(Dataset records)
__________
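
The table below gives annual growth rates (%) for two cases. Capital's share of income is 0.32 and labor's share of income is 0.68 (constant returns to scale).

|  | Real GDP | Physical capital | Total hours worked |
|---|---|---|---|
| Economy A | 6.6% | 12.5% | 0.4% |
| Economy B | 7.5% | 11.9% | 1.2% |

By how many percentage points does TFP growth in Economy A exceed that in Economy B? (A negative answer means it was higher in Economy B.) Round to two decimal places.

-0.55 percentage points

Labor's share = 1 − 0.32 = 0.68.
Economy A: TFP = 6.6 − 4 − 0.272 = 2.328%.
Economy B: TFP = 7.5 − 3.808 − 0.816 = 2.876%.
Difference = 2.328 − (2.876) = -0.548 pp.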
__________
(Directions) Word for word, transcribe each of the entries above.

(Task output)
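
The table below gives annual growth rates (%) for two cases. Capital's share of income is 0.32 and labor's share of income is 0.68 (constant returns to scale).

|  | Real GDP | Physical capital | Total hours worked |
|---|---|---|---|
| Economy A | 6.6% | 12.5% | 0.4% |
| Economy B | 7.5% | 11.9% | 1.2% |

By how many percentage points does TFP growth in Economy A exceed that in Economy B? (A negative answer means it was higher in Economy B.) Round to two decimal places.

-0.55 percentage points

Labor's share = 1 − 0.32 = 0.68.
Economy A: TFP = 6.6 − 4 − 0.272 = 2.328%.
Economy B: TFP = 7.5 − 3.808 − 0.816 = 2.876%.
Difference = 2.328 − (2.876) = -0.548 pp.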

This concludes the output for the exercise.